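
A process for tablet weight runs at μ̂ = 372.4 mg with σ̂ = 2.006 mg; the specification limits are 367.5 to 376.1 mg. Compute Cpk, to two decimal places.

Cpu = (USL − μ̂) / (3σ̂) = (376.1 − 372.4) / (3 × 2.006) = 0.6148; Cpl = (μ̂ − LSL) / (3σ̂) = (372.4 − 367.5) / (3 × 2.006) = 0.8142; Cpk = min(Cpu, Cpl) = 0.6148

0.61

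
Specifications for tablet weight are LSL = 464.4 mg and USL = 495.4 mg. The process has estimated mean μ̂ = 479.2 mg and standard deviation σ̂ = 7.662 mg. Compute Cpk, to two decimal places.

Cpu = (USL − μ̂) / (3σ̂) = (495.4 − 479.2) / (3 × 7.662) = 0.7048; Cpl = (μ̂ − LSL) / (3σ̂) = (479.2 − 464.4) / (3 × 7.662) = 0.6439; Cpk = min(Cpu, Cpl) = 0.6439

0.64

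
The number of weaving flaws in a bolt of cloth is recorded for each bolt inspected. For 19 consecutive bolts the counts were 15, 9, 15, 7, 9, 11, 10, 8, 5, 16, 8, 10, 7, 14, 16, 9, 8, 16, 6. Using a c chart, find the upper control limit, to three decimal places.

20.183

c̄ = (15 + 9 + 15 + 7 + 9 + 11 + 10 + 8 + 5 + 16 + 8 + 10 + 7 + 14 + 16 + 9 + 8 + 16 + 6) / 19 = 199 / 19 = 10.4737
UCL = c̄ + 3√c̄ = 10.4737 + 3 × √10.4737 = 10.4737 + 3 × 3.2363 = 20.1826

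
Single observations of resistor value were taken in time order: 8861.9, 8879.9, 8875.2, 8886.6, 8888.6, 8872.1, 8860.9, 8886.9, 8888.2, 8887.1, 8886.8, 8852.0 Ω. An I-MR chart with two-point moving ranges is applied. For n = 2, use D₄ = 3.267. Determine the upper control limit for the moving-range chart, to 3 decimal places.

37.808

Moving ranges: 18.0, 4.7, 11.4, 2.0, 16.5, 11.2, 26.0, 1.3, 1.1, 0.3, 34.8; M̄R̄ = 127.3000 / 11 = 11.5727
UCL_MR = D₄·M̄R̄ = 3.267 × 11.5727 = 37.8081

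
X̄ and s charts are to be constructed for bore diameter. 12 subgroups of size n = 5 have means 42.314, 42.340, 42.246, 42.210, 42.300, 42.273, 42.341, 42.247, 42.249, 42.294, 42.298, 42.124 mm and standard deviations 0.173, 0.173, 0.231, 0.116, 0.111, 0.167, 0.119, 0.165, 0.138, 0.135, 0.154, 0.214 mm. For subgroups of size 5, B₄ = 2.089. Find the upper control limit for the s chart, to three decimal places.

s̄ = (0.173 + 0.173 + 0.231 + 0.116 + 0.111 + 0.167 + 0.119 + 0.165 + 0.138 + 0.135 + 0.154 + 0.214) / 12 = 0.1580
UCL_s = B₄·s̄ = 2.089 × 0.1580 = 0.3301

0.330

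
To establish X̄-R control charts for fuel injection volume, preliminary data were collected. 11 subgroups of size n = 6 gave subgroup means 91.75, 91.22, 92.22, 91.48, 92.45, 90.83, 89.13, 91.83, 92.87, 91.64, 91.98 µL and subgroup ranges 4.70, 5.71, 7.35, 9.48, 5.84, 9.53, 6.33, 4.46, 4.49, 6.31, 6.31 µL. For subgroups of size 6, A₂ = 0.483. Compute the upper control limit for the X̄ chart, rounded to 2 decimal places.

94.68

X̄̄ = (91.75 + 91.22 + 92.22 + 91.48 + 92.45 + 90.83 + 89.13 + 91.83 + 92.87 + 91.64 + 91.98) / 11 = 1007.4000 / 11 = 91.5818
R̄ = (4.70 + 5.71 + 7.35 + 9.48 + 5.84 + 9.53 + 6.33 + 4.46 + 4.49 + 6.31 + 6.31) / 11 = 70.5100 / 11 = 6.4100
UCL = X̄̄ + A₂·R̄ = 91.5818 + 0.483 × 6.4100 = 94.6778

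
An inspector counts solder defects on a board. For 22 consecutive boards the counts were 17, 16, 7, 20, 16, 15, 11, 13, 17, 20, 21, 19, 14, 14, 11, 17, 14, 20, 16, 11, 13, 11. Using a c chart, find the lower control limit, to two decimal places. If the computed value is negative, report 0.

c̄ = (17 + 16 + 7 + 20 + 16 + 15 + 11 + 13 + 17 + 20 + 21 + 19 + 14 + 14 + 11 + 17 + 14 + 20 + 16 + 11 + 13 + 11) / 22 = 333 / 22 = 15.1364
LCL = c̄ − 3√c̄ = 15.1364 − 3 × 3.8905 = 3.4647

3.46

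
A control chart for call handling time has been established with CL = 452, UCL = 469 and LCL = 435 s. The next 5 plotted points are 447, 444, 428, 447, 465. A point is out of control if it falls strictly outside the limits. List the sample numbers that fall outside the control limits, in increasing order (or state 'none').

3

Compare each point to [435, 469]: sample 3 = 428 < LCL.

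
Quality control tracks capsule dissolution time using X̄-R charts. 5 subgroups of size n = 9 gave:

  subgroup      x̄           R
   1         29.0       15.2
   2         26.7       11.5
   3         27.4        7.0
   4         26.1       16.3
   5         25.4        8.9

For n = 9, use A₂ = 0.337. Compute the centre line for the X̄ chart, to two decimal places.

26.92

X̄̄ = (29.0 + 26.7 + 27.4 + 26.1 + 25.4) / 5 = 134.6000 / 5 = 26.9200
CL = X̄̄ = 26.9200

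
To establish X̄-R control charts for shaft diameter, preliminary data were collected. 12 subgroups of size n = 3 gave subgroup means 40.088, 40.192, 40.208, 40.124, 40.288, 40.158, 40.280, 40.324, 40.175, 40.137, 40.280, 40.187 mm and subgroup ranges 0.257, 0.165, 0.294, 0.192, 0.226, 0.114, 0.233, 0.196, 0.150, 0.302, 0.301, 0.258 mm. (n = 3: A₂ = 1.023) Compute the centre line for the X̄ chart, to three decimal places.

X̄̄ = (40.088 + 40.192 + 40.208 + 40.124 + 40.288 + 40.158 + 40.280 + 40.324 + 40.175 + 40.137 + 40.280 + 40.187) / 12 = 482.4410 / 12 = 40.2034
CL = X̄̄ = 40.2034

40.203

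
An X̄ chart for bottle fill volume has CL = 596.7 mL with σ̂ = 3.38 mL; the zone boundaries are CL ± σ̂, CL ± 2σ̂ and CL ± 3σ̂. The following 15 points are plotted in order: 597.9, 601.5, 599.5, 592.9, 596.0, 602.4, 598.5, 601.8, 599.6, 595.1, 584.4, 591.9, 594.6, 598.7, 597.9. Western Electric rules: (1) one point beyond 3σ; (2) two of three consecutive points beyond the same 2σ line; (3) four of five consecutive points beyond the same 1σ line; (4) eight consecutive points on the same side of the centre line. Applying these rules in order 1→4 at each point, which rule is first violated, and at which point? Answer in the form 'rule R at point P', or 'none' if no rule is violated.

Zone of each point (C = within 1σ̂, B = 1σ̂–2σ̂, A = 2σ̂–3σ̂, * = beyond 3σ̂; sign = side of CL): 1:+C, 2:+B, 3:+C, 4:-B, 5:-C, 6:+B, 7:+C, 8:+B, 9:+C, 10:-C, 11:-*, 12:-B, 13:-C, 14:+C, 15:+C
Rule 1 (one point beyond the 3σ limits) is satisfied at point 11.

rule 1 at point 11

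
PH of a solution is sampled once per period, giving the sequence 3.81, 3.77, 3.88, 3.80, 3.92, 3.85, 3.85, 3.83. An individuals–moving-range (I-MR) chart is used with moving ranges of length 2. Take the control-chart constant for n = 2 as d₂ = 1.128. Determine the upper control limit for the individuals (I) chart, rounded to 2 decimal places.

4.01

X̄ = (3.81 + 3.77 + 3.88 + 3.80 + 3.92 + 3.85 + 3.85 + 3.83) / 8 = 3.8388
Moving ranges: 0.04, 0.11, 0.08, 0.12, 0.07, 0.00, 0.02; M̄R̄ = 0.4400 / 7 = 0.0629
UCL = X̄ + 3·M̄R̄/d₂ = 3.8388 + 3 × 0.0629 / 1.128 = 4.0059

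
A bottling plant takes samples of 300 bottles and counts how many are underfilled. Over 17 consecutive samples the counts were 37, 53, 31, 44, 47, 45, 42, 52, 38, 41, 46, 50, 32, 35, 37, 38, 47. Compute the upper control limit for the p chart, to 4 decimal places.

p̄ = Σdᵢ / (k·n) = 715 / (17 × 300) = 0.14020
UCL = p̄ + 3·√(p̄(1−p̄)/n) = 0.14020 + 3 × √(0.14020×0.85980/300) = 0.14020 + 3 × 0.02005 = 0.20033

0.2003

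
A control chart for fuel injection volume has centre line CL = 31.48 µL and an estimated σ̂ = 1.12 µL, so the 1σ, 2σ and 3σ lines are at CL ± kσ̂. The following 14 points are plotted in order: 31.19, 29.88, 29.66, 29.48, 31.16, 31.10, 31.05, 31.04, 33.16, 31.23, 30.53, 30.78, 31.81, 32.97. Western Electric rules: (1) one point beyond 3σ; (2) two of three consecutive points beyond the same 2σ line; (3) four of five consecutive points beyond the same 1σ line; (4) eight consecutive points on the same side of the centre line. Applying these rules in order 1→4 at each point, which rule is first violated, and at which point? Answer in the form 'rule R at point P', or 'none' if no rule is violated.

rule 4 at point 8

Zone of each point (C = within 1σ̂, B = 1σ̂–2σ̂, A = 2σ̂–3σ̂, * = beyond 3σ̂; sign = side of CL): 1:-C, 2:-B, 3:-B, 4:-B, 5:-C, 6:-C, 7:-C, 8:-C, 9:+B, 10:-C, 11:-C, 12:-C, 13:+C, 14:+B
Rule 4 (eight consecutive points on the same side of the centre line) is satisfied at point 8.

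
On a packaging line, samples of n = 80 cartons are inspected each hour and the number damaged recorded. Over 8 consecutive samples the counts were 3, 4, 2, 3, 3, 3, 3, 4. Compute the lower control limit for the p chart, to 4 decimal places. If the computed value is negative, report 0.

0.0000

p̄ = Σdᵢ / (k·n) = 25 / (8 × 80) = 0.03906
LCL = p̄ − 3·√(p̄(1−p̄)/n) = 0.03906 − 3 × 0.02166 = -0.02592 → 0 (negative, so LCL = 0)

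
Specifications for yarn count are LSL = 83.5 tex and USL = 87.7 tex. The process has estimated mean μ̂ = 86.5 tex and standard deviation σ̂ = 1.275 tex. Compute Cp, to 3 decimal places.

0.549

Cp = (USL − LSL) / (6σ̂) = (87.7 − 83.5) / (6 × 1.275) = 4.2000 / 7.6500 = 0.5490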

━━━━━━━━━━━━━━━━

## [What you will do]
Please print the lines from the one containing "A control chart for fuel" through the last line of the material, exactly, and leave out all other lines.

## [Result below]
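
A control chart for fuel injection volume has centre line CL = 31.48 µL and an estimated σ̂ = 1.12 µL, so the 1σ, 2σ and 3σ lines are at CL ± kσ̂. The following 14 points are plotted in order: 31.19, 29.88, 29.66, 29.48, 31.16, 31.10, 31.05, 31.04, 33.16, 31.23, 30.53, 30.78, 31.81, 32.97. Western Electric rules: (1) one point beyond 3σ; (2) two of three consecutive points beyond the same 2σ line; (3) four of five consecutive points beyond the same 1σ line; (4) eight consecutive points on the same side of the centre line. Applying these rules in order 1→4 at each point, which rule is first violated, and at which point? Answer in the form 'rule R at point P', or 'none' if no rule is violated.

rule 4 at point 8

Zone of each point (C = within 1σ̂, B = 1σ̂–2σ̂, A = 2σ̂–3σ̂, * = beyond 3σ̂; sign = side of CL): 1:-C, 2:-B, 3:-B, 4:-B, 5:-C, 6:-C, 7:-C, 8:-C, 9:+B, 10:-C, 11:-C, 12:-C, 13:+C, 14:+B
Rule 4 (eight consecutive points on the same side of the centre line) is satisfied at point 8.

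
On a packaging line, samples of n = 80 cartons are inspected each hour and the number damaged recorded. Over 8 consecutive samples the counts were 3, 4, 2, 3, 3, 3, 3, 4. Compute the lower control limit for the p chart, to 4 decimal places. If the computed value is negative, report 0.

0.0000

p̄ = Σdᵢ / (k·n) = 25 / (8 × 80) = 0.03906
LCL = p̄ − 3·√(p̄(1−p̄)/n) = 0.03906 − 3 × 0.02166 = -0.02592 → 0 (negative, so LCL = 0)

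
Specifications for yarn count are LSL = 83.5 tex and USL = 87.7 tex. The process has estimated mean μ̂ = 86.5 tex and standard deviation σ̂ = 1.275 tex. Compute Cp, to 3 decimal places.

0.549

Cp = (USL − LSL) / (6σ̂) = (87.7 − 83.5) / (6 × 1.275) = 4.2000 / 7.6500 = 0.5490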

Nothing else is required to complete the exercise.